------ Data provided

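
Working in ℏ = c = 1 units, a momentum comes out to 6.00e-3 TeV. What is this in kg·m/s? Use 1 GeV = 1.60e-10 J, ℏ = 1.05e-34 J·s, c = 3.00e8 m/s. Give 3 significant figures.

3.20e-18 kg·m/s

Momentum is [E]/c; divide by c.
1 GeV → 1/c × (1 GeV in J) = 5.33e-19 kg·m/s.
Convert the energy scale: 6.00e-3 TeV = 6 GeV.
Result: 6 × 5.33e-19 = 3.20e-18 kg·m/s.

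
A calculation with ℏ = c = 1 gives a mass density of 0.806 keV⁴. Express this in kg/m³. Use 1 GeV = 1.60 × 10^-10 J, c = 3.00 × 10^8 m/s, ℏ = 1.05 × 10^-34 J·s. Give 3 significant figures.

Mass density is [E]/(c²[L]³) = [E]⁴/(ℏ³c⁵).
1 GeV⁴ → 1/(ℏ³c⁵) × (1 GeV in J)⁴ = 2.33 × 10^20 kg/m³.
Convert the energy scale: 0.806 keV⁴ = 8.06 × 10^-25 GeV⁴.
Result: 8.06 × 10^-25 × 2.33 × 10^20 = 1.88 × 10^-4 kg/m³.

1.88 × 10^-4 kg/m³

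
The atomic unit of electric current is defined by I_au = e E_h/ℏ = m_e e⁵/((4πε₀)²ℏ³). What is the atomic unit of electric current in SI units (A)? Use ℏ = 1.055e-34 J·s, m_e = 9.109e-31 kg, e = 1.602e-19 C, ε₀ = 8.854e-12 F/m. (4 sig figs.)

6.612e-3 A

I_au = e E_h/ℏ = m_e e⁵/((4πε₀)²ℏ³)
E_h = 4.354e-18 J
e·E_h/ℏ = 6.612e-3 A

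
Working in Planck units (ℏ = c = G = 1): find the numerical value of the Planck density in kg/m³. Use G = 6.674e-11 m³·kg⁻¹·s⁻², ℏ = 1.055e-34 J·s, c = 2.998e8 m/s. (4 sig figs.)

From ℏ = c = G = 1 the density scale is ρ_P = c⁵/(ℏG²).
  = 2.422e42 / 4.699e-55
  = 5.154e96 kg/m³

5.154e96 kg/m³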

------------

__What to produce__
Copy exactly. Include the line containing "Working in Planck" and every later line through the end of the listing, and nothing else.

__Result of this task__
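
Working in Planck units (ℏ = c = G = 1): find the numerical value of the Planck density in kg/m³. Use G = 6.674e-11 m³·kg⁻¹·s⁻², ℏ = 1.055e-34 J·s, c = 2.998e8 m/s. (4 sig figs.)

From ℏ = c = G = 1 the density scale is ρ_P = c⁵/(ℏG²).
  = 2.422e42 / 4.699e-55
  = 5.154e96 kg/m³

5.154e96 kg/m³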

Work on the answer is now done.